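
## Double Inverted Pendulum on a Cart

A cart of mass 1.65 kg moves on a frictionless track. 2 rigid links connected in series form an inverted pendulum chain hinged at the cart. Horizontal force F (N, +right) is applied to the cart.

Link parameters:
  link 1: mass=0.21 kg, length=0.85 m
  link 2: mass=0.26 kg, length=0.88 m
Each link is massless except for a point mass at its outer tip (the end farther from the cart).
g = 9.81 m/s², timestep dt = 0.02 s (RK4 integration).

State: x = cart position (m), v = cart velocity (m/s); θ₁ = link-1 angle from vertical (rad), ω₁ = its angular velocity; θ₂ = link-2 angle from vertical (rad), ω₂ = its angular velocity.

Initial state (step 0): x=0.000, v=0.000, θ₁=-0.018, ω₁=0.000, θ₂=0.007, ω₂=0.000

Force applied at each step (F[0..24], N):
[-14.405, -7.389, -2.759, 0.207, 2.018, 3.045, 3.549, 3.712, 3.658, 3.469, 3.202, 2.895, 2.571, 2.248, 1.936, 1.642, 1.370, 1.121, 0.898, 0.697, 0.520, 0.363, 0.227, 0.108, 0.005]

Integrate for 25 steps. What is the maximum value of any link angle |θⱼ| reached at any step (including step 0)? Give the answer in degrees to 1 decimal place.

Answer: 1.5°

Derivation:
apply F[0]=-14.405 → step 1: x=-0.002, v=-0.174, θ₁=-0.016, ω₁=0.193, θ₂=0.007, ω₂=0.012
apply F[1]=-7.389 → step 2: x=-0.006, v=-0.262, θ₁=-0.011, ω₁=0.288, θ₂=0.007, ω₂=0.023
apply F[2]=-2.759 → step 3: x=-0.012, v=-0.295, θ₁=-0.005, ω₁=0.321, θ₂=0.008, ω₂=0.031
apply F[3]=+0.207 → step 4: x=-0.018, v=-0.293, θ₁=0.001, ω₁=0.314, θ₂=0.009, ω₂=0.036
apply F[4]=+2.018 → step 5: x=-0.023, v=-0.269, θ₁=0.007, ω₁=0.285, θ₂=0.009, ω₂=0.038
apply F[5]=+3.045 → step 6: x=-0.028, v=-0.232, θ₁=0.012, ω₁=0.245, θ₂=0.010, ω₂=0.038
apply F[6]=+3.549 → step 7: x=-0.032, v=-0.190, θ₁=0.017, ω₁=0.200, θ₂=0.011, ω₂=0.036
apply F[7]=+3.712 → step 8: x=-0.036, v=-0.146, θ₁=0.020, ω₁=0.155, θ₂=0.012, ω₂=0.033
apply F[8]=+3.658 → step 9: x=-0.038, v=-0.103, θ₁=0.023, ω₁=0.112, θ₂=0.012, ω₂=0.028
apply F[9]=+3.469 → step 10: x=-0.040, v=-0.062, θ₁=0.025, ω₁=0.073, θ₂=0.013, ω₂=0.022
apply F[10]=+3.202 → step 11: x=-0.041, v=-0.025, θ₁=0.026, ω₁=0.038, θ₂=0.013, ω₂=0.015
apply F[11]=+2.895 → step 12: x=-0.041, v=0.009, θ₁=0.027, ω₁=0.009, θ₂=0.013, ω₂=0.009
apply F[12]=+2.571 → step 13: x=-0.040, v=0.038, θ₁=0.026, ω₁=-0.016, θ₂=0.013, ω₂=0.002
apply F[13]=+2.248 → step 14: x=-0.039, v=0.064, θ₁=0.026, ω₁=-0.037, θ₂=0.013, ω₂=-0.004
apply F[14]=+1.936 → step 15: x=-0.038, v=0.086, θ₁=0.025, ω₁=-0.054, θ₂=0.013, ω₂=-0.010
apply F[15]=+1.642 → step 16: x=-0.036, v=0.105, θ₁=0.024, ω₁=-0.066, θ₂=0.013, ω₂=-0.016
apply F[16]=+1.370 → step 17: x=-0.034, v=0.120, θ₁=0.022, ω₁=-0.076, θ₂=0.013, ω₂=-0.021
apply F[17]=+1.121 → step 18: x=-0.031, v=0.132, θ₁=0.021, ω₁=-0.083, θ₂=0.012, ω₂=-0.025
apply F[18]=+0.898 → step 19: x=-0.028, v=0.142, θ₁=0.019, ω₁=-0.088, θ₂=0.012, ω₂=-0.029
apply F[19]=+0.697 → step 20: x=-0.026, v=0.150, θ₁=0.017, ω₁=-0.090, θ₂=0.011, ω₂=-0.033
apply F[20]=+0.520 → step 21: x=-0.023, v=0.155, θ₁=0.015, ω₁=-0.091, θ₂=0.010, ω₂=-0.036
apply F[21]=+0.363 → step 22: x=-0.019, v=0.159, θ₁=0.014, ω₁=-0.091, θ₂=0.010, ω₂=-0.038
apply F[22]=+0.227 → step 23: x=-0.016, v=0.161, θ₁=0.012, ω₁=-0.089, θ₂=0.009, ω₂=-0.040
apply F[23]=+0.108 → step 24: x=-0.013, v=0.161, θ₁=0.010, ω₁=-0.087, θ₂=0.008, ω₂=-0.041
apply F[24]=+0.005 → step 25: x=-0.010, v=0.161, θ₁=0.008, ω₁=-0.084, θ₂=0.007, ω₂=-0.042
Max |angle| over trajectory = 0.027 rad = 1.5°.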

---------------

Write out every line of the preceding listing that contains "length".

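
  link 1: mass=0.21 kg, length=0.85 m
  link 2: mass=0.26 kg, length=0.88 m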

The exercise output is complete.